■ **Action item**:
For this exercise, repeat the records below exactly as written.

__________________________________________________

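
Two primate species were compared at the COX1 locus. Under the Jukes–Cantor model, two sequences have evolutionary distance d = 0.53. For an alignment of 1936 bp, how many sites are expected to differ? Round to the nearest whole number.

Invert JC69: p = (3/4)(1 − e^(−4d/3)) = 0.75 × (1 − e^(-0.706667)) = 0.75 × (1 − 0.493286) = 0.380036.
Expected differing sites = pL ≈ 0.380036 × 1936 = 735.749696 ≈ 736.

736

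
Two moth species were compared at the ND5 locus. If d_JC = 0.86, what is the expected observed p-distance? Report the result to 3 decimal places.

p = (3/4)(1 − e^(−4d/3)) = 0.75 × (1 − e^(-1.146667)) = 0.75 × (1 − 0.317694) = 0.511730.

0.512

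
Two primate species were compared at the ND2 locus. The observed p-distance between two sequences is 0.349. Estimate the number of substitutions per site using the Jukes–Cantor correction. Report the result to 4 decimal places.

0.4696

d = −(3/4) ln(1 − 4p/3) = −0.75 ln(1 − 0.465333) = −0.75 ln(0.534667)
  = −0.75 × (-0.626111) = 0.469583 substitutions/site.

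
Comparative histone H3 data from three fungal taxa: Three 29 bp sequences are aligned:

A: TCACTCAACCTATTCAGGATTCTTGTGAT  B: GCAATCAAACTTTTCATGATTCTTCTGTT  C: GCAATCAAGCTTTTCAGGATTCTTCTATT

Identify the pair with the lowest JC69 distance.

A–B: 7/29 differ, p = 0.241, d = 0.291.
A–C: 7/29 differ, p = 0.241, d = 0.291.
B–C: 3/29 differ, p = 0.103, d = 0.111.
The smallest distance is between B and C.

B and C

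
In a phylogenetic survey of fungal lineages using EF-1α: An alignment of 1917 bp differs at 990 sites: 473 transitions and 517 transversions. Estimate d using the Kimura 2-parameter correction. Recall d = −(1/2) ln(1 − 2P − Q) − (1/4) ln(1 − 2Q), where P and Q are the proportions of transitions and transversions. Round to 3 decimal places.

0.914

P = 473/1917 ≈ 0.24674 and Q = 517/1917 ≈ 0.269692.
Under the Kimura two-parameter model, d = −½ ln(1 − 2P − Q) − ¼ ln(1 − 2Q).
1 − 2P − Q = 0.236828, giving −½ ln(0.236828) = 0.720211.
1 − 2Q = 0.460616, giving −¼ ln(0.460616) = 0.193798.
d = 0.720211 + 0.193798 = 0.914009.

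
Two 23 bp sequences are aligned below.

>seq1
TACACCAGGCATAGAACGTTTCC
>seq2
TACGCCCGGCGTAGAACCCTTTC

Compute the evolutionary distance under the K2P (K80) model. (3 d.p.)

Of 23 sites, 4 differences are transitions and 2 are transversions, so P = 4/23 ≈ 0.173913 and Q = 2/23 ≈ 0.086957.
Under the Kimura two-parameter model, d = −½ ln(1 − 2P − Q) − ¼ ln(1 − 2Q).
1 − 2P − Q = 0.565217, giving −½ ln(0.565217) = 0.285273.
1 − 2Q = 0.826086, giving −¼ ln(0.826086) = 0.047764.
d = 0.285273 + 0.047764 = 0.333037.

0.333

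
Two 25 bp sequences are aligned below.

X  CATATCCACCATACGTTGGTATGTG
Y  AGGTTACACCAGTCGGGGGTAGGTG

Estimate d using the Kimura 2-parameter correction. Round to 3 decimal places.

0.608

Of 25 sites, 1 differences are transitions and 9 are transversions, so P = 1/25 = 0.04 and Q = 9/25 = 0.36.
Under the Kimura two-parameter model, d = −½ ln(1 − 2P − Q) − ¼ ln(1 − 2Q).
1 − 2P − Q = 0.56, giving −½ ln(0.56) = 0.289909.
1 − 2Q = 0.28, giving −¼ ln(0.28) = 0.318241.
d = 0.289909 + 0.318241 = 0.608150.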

__________________________________________________

■ **Written answer**:
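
Two primate species were compared at the COX1 locus. Under the Jukes–Cantor model, two sequences have evolutionary distance d = 0.53. For an alignment of 1936 bp, how many sites are expected to differ? Round to the nearest whole number.

Invert JC69: p = (3/4)(1 − e^(−4d/3)) = 0.75 × (1 − e^(-0.706667)) = 0.75 × (1 − 0.493286) = 0.380036.
Expected differing sites = pL ≈ 0.380036 × 1936 = 735.749696 ≈ 736.

736

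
Two moth species were compared at the ND5 locus. If d_JC = 0.86, what is the expected observed p-distance? Report the result to 3 decimal places.

p = (3/4)(1 − e^(−4d/3)) = 0.75 × (1 − e^(-1.146667)) = 0.75 × (1 − 0.317694) = 0.511730.

0.512

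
Two primate species were compared at the ND2 locus. The observed p-distance between two sequences is 0.349. Estimate the number of substitutions per site using the Jukes–Cantor correction. Report the result to 4 decimal places.

0.4696

d = −(3/4) ln(1 − 4p/3) = −0.75 ln(1 − 0.465333) = −0.75 ln(0.534667)
  = −0.75 × (-0.626111) = 0.469583 substitutions/site.

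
Comparative histone H3 data from three fungal taxa: Three 29 bp sequences are aligned:

A: TCACTCAACCTATTCAGGATTCTTGTGAT  B: GCAATCAAACTTTTCATGATTCTTCTGTT  C: GCAATCAAGCTTTTCAGGATTCTTCTATT

Identify the pair with the lowest JC69 distance.

A–B: 7/29 differ, p = 0.241, d = 0.291.
A–C: 7/29 differ, p = 0.241, d = 0.291.
B–C: 3/29 differ, p = 0.103, d = 0.111.
The smallest distance is between B and C.

B and C

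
In a phylogenetic survey of fungal lineages using EF-1α: An alignment of 1917 bp differs at 990 sites: 473 transitions and 517 transversions. Estimate d using the Kimura 2-parameter correction. Recall d = −(1/2) ln(1 − 2P − Q) − (1/4) ln(1 − 2Q), where P and Q are the proportions of transitions and transversions. Round to 3 decimal places.

0.914

P = 473/1917 ≈ 0.24674 and Q = 517/1917 ≈ 0.269692.
Under the Kimura two-parameter model, d = −½ ln(1 − 2P − Q) − ¼ ln(1 − 2Q).
1 − 2P − Q = 0.236828, giving −½ ln(0.236828) = 0.720211.
1 − 2Q = 0.460616, giving −¼ ln(0.460616) = 0.193798.
d = 0.720211 + 0.193798 = 0.914009.

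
Two 23 bp sequences are aligned below.

>seq1
TACACCAGGCATAGAACGTTTCC
>seq2
TACGCCCGGCGTAGAACCCTTTC

Compute the evolutionary distance under the K2P (K80) model. (3 d.p.)

Of 23 sites, 4 differences are transitions and 2 are transversions, so P = 4/23 ≈ 0.173913 and Q = 2/23 ≈ 0.086957.
Under the Kimura two-parameter model, d = −½ ln(1 − 2P − Q) − ¼ ln(1 − 2Q).
1 − 2P − Q = 0.565217, giving −½ ln(0.565217) = 0.285273.
1 − 2Q = 0.826086, giving −¼ ln(0.826086) = 0.047764.
d = 0.285273 + 0.047764 = 0.333037.

0.333

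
Two 25 bp sequences are aligned below.

X  CATATCCACCATACGTTGGTATGTG
Y  AGGTTACACCAGTCGGGGGTAGGTG

Estimate d using the Kimura 2-parameter correction. Round to 3 decimal places.

0.608

Of 25 sites, 1 differences are transitions and 9 are transversions, so P = 1/25 = 0.04 and Q = 9/25 = 0.36.
Under the Kimura two-parameter model, d = −½ ln(1 − 2P − Q) − ¼ ln(1 − 2Q).
1 − 2P − Q = 0.56, giving −½ ln(0.56) = 0.289909.
1 − 2Q = 0.28, giving −¼ ln(0.28) = 0.318241.
d = 0.289909 + 0.318241 = 0.608150.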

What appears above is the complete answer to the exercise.